**YOUR ASSIGNMENT:** Each line below should be written out again exactly.

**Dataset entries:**
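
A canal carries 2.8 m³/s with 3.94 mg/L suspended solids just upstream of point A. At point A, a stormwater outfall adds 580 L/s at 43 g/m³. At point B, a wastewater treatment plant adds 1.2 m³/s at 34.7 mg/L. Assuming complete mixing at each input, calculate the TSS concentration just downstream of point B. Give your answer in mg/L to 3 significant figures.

580 L/s = 0.58 m³/s.
After input A: C = (2.8·3.94 + 0.58·43) / 3.38 = 10.64 mg/L.
After input B: C = (3.38·10.64 + 1.2·34.7) / 4.58 = 16.95 mg/L.

16.9 mg/L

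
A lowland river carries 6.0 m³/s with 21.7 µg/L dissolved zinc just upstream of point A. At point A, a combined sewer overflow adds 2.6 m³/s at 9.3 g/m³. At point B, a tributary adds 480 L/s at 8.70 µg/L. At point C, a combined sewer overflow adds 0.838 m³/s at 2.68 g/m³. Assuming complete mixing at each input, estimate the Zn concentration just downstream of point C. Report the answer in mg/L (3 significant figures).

2.68 mg/L

21.7 µg/L = 0.0217 mg/L.
After input A: C = (6·0.0217 + 2.6·9.3) / 8.6 = 2.827 mg/L.
480 L/s = 0.48 m³/s.
8.70 µg/L = 0.0087 mg/L.
After input B: C = (8.6·2.827 + 0.48·0.0087) / 9.08 = 2.678 mg/L.
After input C: C = (9.08·2.678 + 0.838·2.68) / 9.918 = 2.678 mg/L.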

**RESPONSE FOR THIS EXERCISE:**
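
A canal carries 2.8 m³/s with 3.94 mg/L suspended solids just upstream of point A. At point A, a stormwater outfall adds 580 L/s at 43 g/m³. At point B, a wastewater treatment plant adds 1.2 m³/s at 34.7 mg/L. Assuming complete mixing at each input, calculate the TSS concentration just downstream of point B. Give your answer in mg/L to 3 significant figures.

580 L/s = 0.58 m³/s.
After input A: C = (2.8·3.94 + 0.58·43) / 3.38 = 10.64 mg/L.
After input B: C = (3.38·10.64 + 1.2·34.7) / 4.58 = 16.95 mg/L.

16.9 mg/L

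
A lowland river carries 6.0 m³/s with 21.7 µg/L dissolved zinc just upstream of point A. At point A, a combined sewer overflow adds 2.6 m³/s at 9.3 g/m³. At point B, a tributary adds 480 L/s at 8.70 µg/L. At point C, a combined sewer overflow adds 0.838 m³/s at 2.68 g/m³. Assuming complete mixing at each input, estimate the Zn concentration just downstream of point C. Report the answer in mg/L (3 significant figures).

2.68 mg/L

21.7 µg/L = 0.0217 mg/L.
After input A: C = (6·0.0217 + 2.6·9.3) / 8.6 = 2.827 mg/L.
480 L/s = 0.48 m³/s.
8.70 µg/L = 0.0087 mg/L.
After input B: C = (8.6·2.827 + 0.48·0.0087) / 9.08 = 2.678 mg/L.
After input C: C = (9.08·2.678 + 0.838·2.68) / 9.918 = 2.678 mg/L.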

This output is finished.